TASK: For each line below that includes the word "boundaries", make a copy.

━━━━━━━━━━

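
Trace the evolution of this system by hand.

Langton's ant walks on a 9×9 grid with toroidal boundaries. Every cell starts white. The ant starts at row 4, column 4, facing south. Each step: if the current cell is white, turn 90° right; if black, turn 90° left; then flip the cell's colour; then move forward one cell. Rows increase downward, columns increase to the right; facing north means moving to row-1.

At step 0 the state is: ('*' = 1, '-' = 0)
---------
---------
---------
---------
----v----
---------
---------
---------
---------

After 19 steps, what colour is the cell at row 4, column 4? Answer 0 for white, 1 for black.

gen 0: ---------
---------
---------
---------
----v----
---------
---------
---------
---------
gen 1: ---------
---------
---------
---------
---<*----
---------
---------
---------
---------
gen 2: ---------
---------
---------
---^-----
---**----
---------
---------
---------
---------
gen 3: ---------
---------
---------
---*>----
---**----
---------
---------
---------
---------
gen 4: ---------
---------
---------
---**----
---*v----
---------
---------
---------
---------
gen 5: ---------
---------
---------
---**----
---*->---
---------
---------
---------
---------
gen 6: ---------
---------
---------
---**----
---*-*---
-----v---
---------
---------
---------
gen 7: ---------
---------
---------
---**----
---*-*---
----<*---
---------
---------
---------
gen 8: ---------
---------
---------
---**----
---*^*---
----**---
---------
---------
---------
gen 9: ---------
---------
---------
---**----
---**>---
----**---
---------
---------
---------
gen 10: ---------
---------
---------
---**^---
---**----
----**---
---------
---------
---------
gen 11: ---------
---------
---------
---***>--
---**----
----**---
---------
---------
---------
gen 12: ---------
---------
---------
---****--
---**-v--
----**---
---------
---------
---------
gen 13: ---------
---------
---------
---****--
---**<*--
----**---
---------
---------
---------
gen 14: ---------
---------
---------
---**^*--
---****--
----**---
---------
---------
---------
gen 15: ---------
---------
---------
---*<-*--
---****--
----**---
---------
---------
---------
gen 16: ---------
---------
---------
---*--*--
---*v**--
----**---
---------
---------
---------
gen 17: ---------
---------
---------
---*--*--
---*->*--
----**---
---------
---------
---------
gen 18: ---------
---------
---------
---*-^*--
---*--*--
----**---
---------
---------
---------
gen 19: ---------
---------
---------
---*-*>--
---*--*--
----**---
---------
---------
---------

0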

━━━━━━━━━━

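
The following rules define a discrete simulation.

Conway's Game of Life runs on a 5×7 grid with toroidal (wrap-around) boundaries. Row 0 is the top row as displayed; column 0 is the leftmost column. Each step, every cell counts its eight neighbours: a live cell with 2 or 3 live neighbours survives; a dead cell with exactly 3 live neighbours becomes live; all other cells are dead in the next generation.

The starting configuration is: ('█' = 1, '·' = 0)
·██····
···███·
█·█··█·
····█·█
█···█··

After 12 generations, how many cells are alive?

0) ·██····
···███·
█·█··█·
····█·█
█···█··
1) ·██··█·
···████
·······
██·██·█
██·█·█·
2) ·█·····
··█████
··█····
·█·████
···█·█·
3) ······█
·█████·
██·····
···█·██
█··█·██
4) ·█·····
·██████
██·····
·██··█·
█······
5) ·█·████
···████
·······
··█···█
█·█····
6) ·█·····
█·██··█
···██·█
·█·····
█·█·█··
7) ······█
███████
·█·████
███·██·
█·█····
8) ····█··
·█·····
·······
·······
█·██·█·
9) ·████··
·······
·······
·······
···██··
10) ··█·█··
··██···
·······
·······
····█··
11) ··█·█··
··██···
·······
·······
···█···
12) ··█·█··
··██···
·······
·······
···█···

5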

━━━━━━━━━━

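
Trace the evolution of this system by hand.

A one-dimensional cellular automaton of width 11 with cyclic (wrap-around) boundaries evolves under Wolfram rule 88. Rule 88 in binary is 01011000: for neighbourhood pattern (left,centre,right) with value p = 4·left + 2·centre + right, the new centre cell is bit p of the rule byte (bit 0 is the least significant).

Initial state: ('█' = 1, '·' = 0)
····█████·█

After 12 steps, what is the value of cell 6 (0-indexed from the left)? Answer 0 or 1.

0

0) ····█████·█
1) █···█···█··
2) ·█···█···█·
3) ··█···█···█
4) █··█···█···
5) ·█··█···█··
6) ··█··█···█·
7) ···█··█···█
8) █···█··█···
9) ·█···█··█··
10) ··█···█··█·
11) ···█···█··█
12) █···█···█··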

━━━━━━━━━━

EXERCISE RESPONSE:
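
Langton's ant walks on a 9×9 grid with toroidal boundaries. Every cell starts white. The ant starts at row 4, column 4, facing south. Each step: if the current cell is white, turn 90° right; if black, turn 90° left; then flip the cell's colour; then move forward one cell. Rows increase downward, columns increase to the right; facing north means moving to row-1.
Conway's Game of Life runs on a 5×7 grid with toroidal (wrap-around) boundaries. Row 0 is the top row as displayed; column 0 is the leftmost column. Each step, every cell counts its eight neighbours: a live cell with 2 or 3 live neighbours survives; a dead cell with exactly 3 live neighbours becomes live; all other cells are dead in the next generation.
A one-dimensional cellular automaton of width 11 with cyclic (wrap-around) boundaries evolves under Wolfram rule 88. Rule 88 in binary is 01011000: for neighbourhood pattern (left,centre,right) with value p = 4·left + 2·centre + right, the new centre cell is bit p of the rule byte (bit 0 is the least significant).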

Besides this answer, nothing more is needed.